Your task is to reproduce the entries below word for word.
#### DATA SECTION
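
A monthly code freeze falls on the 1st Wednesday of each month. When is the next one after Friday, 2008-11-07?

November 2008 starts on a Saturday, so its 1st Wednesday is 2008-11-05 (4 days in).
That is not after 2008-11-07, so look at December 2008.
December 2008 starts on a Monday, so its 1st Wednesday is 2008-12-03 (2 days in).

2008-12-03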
########
_RESULT_.
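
A monthly code freeze falls on the 1st Wednesday of each month. When is the next one after Friday, 2008-11-07?

November 2008 starts on a Saturday, so its 1st Wednesday is 2008-11-05 (4 days in).
That is not after 2008-11-07, so look at December 2008.
December 2008 starts on a Monday, so its 1st Wednesday is 2008-12-03 (2 days in).

2008-12-03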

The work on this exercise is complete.